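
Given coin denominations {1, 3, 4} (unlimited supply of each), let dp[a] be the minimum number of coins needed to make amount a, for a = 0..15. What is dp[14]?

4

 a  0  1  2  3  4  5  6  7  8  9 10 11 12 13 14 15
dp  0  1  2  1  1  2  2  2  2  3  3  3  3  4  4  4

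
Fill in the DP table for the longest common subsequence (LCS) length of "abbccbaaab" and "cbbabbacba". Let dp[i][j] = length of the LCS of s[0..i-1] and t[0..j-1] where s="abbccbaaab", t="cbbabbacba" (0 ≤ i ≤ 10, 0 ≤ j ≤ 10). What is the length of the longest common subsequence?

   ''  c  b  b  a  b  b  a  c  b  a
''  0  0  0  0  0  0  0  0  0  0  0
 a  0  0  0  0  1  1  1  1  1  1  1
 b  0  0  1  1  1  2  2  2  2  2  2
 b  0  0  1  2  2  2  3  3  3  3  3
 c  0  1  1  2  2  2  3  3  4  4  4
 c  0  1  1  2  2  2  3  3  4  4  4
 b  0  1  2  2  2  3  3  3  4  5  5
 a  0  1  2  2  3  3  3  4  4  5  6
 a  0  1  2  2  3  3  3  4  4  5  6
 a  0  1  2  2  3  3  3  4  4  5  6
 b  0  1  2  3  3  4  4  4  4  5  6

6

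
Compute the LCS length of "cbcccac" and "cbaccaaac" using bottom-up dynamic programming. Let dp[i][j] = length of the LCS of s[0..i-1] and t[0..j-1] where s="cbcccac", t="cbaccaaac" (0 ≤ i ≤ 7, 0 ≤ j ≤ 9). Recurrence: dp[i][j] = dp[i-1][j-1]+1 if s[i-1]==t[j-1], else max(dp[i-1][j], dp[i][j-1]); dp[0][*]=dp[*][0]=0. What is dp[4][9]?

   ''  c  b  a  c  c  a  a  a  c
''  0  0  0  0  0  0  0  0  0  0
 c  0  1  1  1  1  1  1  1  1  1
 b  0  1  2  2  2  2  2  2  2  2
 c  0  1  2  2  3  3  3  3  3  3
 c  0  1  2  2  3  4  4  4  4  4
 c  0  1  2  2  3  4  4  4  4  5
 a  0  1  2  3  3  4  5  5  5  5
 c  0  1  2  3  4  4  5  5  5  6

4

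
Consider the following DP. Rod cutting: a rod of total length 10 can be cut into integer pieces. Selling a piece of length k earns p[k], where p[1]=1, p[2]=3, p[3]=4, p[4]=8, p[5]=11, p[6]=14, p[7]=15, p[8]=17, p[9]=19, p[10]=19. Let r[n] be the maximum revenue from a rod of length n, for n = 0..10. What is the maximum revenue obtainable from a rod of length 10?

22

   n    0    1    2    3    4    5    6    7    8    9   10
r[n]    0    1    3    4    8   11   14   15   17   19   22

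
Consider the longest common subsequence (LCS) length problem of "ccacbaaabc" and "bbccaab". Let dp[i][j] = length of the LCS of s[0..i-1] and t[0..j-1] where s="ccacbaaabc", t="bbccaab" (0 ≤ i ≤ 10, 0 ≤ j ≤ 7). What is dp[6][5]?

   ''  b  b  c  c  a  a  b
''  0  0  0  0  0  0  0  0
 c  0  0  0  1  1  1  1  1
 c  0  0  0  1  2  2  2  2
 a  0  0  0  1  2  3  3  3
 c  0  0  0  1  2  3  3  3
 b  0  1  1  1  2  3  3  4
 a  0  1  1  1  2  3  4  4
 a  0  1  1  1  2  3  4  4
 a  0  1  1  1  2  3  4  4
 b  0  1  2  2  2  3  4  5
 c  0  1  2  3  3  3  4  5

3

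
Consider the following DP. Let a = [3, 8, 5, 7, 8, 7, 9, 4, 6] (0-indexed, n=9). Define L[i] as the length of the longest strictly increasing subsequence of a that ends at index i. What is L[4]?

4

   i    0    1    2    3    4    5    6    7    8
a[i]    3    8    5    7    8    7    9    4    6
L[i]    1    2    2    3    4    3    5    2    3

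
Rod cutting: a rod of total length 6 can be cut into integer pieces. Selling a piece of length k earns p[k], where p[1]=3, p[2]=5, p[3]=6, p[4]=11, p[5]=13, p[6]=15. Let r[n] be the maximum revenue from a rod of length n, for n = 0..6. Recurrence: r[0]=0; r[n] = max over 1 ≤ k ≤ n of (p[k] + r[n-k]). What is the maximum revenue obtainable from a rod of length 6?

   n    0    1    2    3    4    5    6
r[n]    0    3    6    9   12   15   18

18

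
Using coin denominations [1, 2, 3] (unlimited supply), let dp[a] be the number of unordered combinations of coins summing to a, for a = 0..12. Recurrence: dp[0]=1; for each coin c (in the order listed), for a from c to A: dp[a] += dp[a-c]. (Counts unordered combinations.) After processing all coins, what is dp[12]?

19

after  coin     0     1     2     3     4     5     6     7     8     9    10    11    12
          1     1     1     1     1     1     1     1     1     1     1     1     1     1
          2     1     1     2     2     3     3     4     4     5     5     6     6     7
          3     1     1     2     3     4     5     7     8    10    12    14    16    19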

──────────────────────────────

- [GOAL OF THE EXERCISE]:
The entire listing is to be repeated exactly.

- [RESPONSE AREA]:
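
Given coin denominations {1, 3, 4} (unlimited supply of each), let dp[a] be the minimum number of coins needed to make amount a, for a = 0..15. What is dp[14]?

4

 a  0  1  2  3  4  5  6  7  8  9 10 11 12 13 14 15
dp  0  1  2  1  1  2  2  2  2  3  3  3  3  4  4  4

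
Fill in the DP table for the longest common subsequence (LCS) length of "abbccbaaab" and "cbbabbacba". Let dp[i][j] = length of the LCS of s[0..i-1] and t[0..j-1] where s="abbccbaaab", t="cbbabbacba" (0 ≤ i ≤ 10, 0 ≤ j ≤ 10). What is the length of the longest common subsequence?

   ''  c  b  b  a  b  b  a  c  b  a
''  0  0  0  0  0  0  0  0  0  0  0
 a  0  0  0  0  1  1  1  1  1  1  1
 b  0  0  1  1  1  2  2  2  2  2  2
 b  0  0  1  2  2  2  3  3  3  3  3
 c  0  1  1  2  2  2  3  3  4  4  4
 c  0  1  1  2  2  2  3  3  4  4  4
 b  0  1  2  2  2  3  3  3  4  5  5
 a  0  1  2  2  3  3  3  4  4  5  6
 a  0  1  2  2  3  3  3  4  4  5  6
 a  0  1  2  2  3  3  3  4  4  5  6
 b  0  1  2  3  3  4  4  4  4  5  6

6

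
Compute the LCS length of "cbcccac" and "cbaccaaac" using bottom-up dynamic programming. Let dp[i][j] = length of the LCS of s[0..i-1] and t[0..j-1] where s="cbcccac", t="cbaccaaac" (0 ≤ i ≤ 7, 0 ≤ j ≤ 9). Recurrence: dp[i][j] = dp[i-1][j-1]+1 if s[i-1]==t[j-1], else max(dp[i-1][j], dp[i][j-1]); dp[0][*]=dp[*][0]=0. What is dp[4][9]?

   ''  c  b  a  c  c  a  a  a  c
''  0  0  0  0  0  0  0  0  0  0
 c  0  1  1  1  1  1  1  1  1  1
 b  0  1  2  2  2  2  2  2  2  2
 c  0  1  2  2  3  3  3  3  3  3
 c  0  1  2  2  3  4  4  4  4  4
 c  0  1  2  2  3  4  4  4  4  5
 a  0  1  2  3  3  4  5  5  5  5
 c  0  1  2  3  4  4  5  5  5  6

4

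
Consider the following DP. Rod cutting: a rod of total length 10 can be cut into integer pieces. Selling a piece of length k earns p[k], where p[1]=1, p[2]=3, p[3]=4, p[4]=8, p[5]=11, p[6]=14, p[7]=15, p[8]=17, p[9]=19, p[10]=19. Let r[n] be the maximum revenue from a rod of length n, for n = 0..10. What is the maximum revenue obtainable from a rod of length 10?

22

   n    0    1    2    3    4    5    6    7    8    9   10
r[n]    0    1    3    4    8   11   14   15   17   19   22

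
Consider the longest common subsequence (LCS) length problem of "ccacbaaabc" and "bbccaab". Let dp[i][j] = length of the LCS of s[0..i-1] and t[0..j-1] where s="ccacbaaabc", t="bbccaab" (0 ≤ i ≤ 10, 0 ≤ j ≤ 7). What is dp[6][5]?

   ''  b  b  c  c  a  a  b
''  0  0  0  0  0  0  0  0
 c  0  0  0  1  1  1  1  1
 c  0  0  0  1  2  2  2  2
 a  0  0  0  1  2  3  3  3
 c  0  0  0  1  2  3  3  3
 b  0  1  1  1  2  3  3  4
 a  0  1  1  1  2  3  4  4
 a  0  1  1  1  2  3  4  4
 a  0  1  1  1  2  3  4  4
 b  0  1  2  2  2  3  4  5
 c  0  1  2  3  3  3  4  5

3

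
Consider the following DP. Let a = [3, 8, 5, 7, 8, 7, 9, 4, 6] (0-indexed, n=9). Define L[i] as the length of the longest strictly increasing subsequence of a that ends at index i. What is L[4]?

4

   i    0    1    2    3    4    5    6    7    8
a[i]    3    8    5    7    8    7    9    4    6
L[i]    1    2    2    3    4    3    5    2    3

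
Rod cutting: a rod of total length 6 can be cut into integer pieces. Selling a piece of length k earns p[k], where p[1]=3, p[2]=5, p[3]=6, p[4]=11, p[5]=13, p[6]=15. Let r[n] be the maximum revenue from a rod of length n, for n = 0..6. Recurrence: r[0]=0; r[n] = max over 1 ≤ k ≤ n of (p[k] + r[n-k]). What is the maximum revenue obtainable from a rod of length 6?

   n    0    1    2    3    4    5    6
r[n]    0    3    6    9   12   15   18

18

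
Using coin denominations [1, 2, 3] (unlimited supply), let dp[a] be the number of unordered combinations of coins summing to a, for a = 0..12. Recurrence: dp[0]=1; for each coin c (in the order listed), for a from c to A: dp[a] += dp[a-c]. (Counts unordered combinations.) After processing all coins, what is dp[12]?

19

after  coin     0     1     2     3     4     5     6     7     8     9    10    11    12
          1     1     1     1     1     1     1     1     1     1     1     1     1     1
          2     1     1     2     2     3     3     4     4     5     5     6     6     7
          3     1     1     2     3     4     5     7     8    10    12    14    16    19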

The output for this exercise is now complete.